### Try it
Repeat exactly, and only, the lines from the one containing "Factor 396317 completely" through the end of the records.

Input records section start

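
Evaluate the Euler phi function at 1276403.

Factor: 1276403 = 79 · 107 · 151.
φ(1276403) = (79−1) · (107−1) · (151−1) = 78 · 106 · 150 = 1240200.

1240200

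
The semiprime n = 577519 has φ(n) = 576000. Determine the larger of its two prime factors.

769

φ(n) = (p−1)(q−1) = n − (p+q) + 1, so p + q = 577519 − 576000 + 1 = 1520.
p and q are the roots of t² − 1520t + 577519 = 0.
Discriminant: 1520² − 4·577519 = 2310400 − 2310076 = 324; √324 = 18.
q = (1520 − 18)/2 = 751, p = (1520 + 18)/2 = 769.
Check: 751 · 769 = 577519.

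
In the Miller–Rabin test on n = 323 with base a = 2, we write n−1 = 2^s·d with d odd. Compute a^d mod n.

323 − 1 = 322 = 2^1 · 161, so d = 161.
2^1 ≡ 2 (mod 323)
2^2 ≡ 2^2 = 4 ≡ 4 (mod 323)
2^4 ≡ 4^2 = 16 ≡ 16 (mod 323)
2^8 ≡ 16^2 = 256 ≡ 256 (mod 323)
2^16 ≡ 256^2 = 65536 ≡ 290 (mod 323)
2^32 ≡ 290^2 = 84100 ≡ 120 (mod 323)
2^64 ≡ 120^2 = 14400 ≡ 188 (mod 323)
2^128 ≡ 188^2 = 35344 ≡ 137 (mod 323)
161 = 128 + 32 + 1 in binary powers of 2.
So 2^161 ≡ 137 · 120 · 2 ≡ 257 (mod 323).
Squaring chain: 257; never reaches −1, so base 2 is a Miller–Rabin witness that 323 is composite.

257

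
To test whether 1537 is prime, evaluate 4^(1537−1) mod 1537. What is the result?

4^1 ≡ 4 (mod 1537)
4^2 ≡ 4^2 = 16 ≡ 16 (mod 1537)
4^4 ≡ 16^2 = 256 ≡ 256 (mod 1537)
4^8 ≡ 256^2 = 65536 ≡ 982 (mod 1537)
4^16 ≡ 982^2 = 964324 ≡ 625 (mod 1537)
4^32 ≡ 625^2 = 390625 ≡ 227 (mod 1537)
4^64 ≡ 227^2 = 51529 ≡ 808 (mod 1537)
4^128 ≡ 808^2 = 652864 ≡ 1176 (mod 1537)
4^256 ≡ 1176^2 = 1382976 ≡ 1213 (mod 1537)
4^512 ≡ 1213^2 = 1471369 ≡ 460 (mod 1537)
4^1024 ≡ 460^2 = 211600 ≡ 1031 (mod 1537)
1536 = 1024 + 512 in binary powers of 2.
So 4^1536 ≡ 1031 · 460 ≡ 864 (mod 1537).
Since 864 ≠ 1, base 4 is a Fermat witness: 1537 is composite.

864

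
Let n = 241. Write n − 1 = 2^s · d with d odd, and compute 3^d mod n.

241 − 1 = 240 = 2^4 · 15, so d = 15.
3^1 ≡ 3 (mod 241)
3^2 ≡ 3^2 = 9 ≡ 9 (mod 241)
3^4 ≡ 9^2 = 81 ≡ 81 (mod 241)
3^8 ≡ 81^2 = 6561 ≡ 54 (mod 241)
15 = 8 + 4 + 2 + 1 in binary powers of 2.
So 3^15 ≡ 54 · 81 · 9 · 3 ≡ 8 (mod 241).
Squaring chain: 8 → 64 → 240 → 1; reaches −1, so base 3 does not prove 241 composite.

8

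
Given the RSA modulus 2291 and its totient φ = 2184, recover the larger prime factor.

79

φ(n) = (p−1)(q−1) = n − (p+q) + 1, so p + q = 2291 − 2184 + 1 = 108.
p and q are the roots of t² − 108t + 2291 = 0.
Discriminant: 108² − 4·2291 = 11664 − 9164 = 2500; √2500 = 50.
q = (108 − 50)/2 = 29, p = (108 + 50)/2 = 79.
Check: 29 · 79 = 2291.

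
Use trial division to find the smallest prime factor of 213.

3

213 is odd.
Digit sum 6, divisible by 3.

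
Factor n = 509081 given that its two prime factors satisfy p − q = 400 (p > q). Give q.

Since p = q + 400, we have 509081 = q(q + 400), so q² + 400q − 509081 = 0.
Discriminant: 400² + 4·509081 = 160000 + 2036324 = 2196324; √2196324 = 1482.
q = (−400 + 1482)/2 = 541, and p = q + 400 = 941.
Check: 541 · 941 = 509081.

541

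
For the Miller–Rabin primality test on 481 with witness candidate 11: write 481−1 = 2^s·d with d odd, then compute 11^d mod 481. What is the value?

369

481 − 1 = 480 = 2^5 · 15, so d = 15.
11^1 ≡ 11 (mod 481)
11^2 ≡ 11^2 = 121 ≡ 121 (mod 481)
11^4 ≡ 121^2 = 14641 ≡ 211 (mod 481)
11^8 ≡ 211^2 = 44521 ≡ 269 (mod 481)
15 = 8 + 4 + 2 + 1 in binary powers of 2.
So 11^15 ≡ 269 · 211 · 121 · 11 ≡ 369 (mod 481).
Squaring chain: 369 → 38 → 1 → 1 → 1; never reaches −1, so base 11 is a Miller–Rabin witness that 481 is composite.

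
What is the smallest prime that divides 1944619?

61

1944619 is odd.
Digit sum 34, not divisible by 3.
Ends in 9: not divisible by 5.
7: 1944619 = 7·277802 + 5
11: 1944619 = 11·176783 + 6
13: 1944619 = 13·149586 + 1
17: 1944619 = 17·114389 + 6
19: 1944619 = 19·102348 + 7
23: 1944619 = 23·84548 + 15
29: 1944619 = 29·67055 + 24
31: 1944619 = 31·62729 + 20
37: 1944619 = 37·52557 + 10
41: 1944619 = 41·47429 + 30
43: 1944619 = 43·45223 + 30
47: 1944619 = 47·41374 + 41
53: 1944619 = 53·36690 + 49
59: 1944619 = 59·32959 + 38
61: 1944619 = 61·31879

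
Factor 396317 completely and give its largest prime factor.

89

396317 = 61 · 6497
6497 = 73 · 89
89 is prime.
So 396317 = 61 · 73 · 89; the largest prime factor is 89.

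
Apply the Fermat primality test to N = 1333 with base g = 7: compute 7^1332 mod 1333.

388

7^1 ≡ 7 (mod 1333)
7^2 ≡ 7^2 = 49 ≡ 49 (mod 1333)
7^4 ≡ 49^2 = 2401 ≡ 1068 (mod 1333)
7^8 ≡ 1068^2 = 1140624 ≡ 909 (mod 1333)
7^16 ≡ 909^2 = 826281 ≡ 1154 (mod 1333)
7^32 ≡ 1154^2 = 1331716 ≡ 49 (mod 1333)
7^64 ≡ 49^2 = 2401 ≡ 1068 (mod 1333)
7^128 ≡ 1068^2 = 1140624 ≡ 909 (mod 1333)
7^256 ≡ 909^2 = 826281 ≡ 1154 (mod 1333)
7^512 ≡ 1154^2 = 1331716 ≡ 49 (mod 1333)
7^1024 ≡ 49^2 = 2401 ≡ 1068 (mod 1333)
1332 = 1024 + 256 + 32 + 16 + 4 in binary powers of 2.
So 7^1332 ≡ 1068 · 1154 · 49 · 1154 · 1068 ≡ 388 (mod 1333).
Since 388 ≠ 1, base 7 is a Fermat witness: 1333 is composite.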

Input records section end

### Solution to this problem
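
Factor 396317 completely and give its largest prime factor.

89

396317 = 61 · 6497
6497 = 73 · 89
89 is prime.
So 396317 = 61 · 73 · 89; the largest prime factor is 89.

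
Apply the Fermat primality test to N = 1333 with base g = 7: compute 7^1332 mod 1333.

388

7^1 ≡ 7 (mod 1333)
7^2 ≡ 7^2 = 49 ≡ 49 (mod 1333)
7^4 ≡ 49^2 = 2401 ≡ 1068 (mod 1333)
7^8 ≡ 1068^2 = 1140624 ≡ 909 (mod 1333)
7^16 ≡ 909^2 = 826281 ≡ 1154 (mod 1333)
7^32 ≡ 1154^2 = 1331716 ≡ 49 (mod 1333)
7^64 ≡ 49^2 = 2401 ≡ 1068 (mod 1333)
7^128 ≡ 1068^2 = 1140624 ≡ 909 (mod 1333)
7^256 ≡ 909^2 = 826281 ≡ 1154 (mod 1333)
7^512 ≡ 1154^2 = 1331716 ≡ 49 (mod 1333)
7^1024 ≡ 49^2 = 2401 ≡ 1068 (mod 1333)
1332 = 1024 + 256 + 32 + 16 + 4 in binary powers of 2.
So 7^1332 ≡ 1068 · 1154 · 49 · 1154 · 1068 ≡ 388 (mod 1333).
Since 388 ≠ 1, base 7 is a Fermat witness: 1333 is composite.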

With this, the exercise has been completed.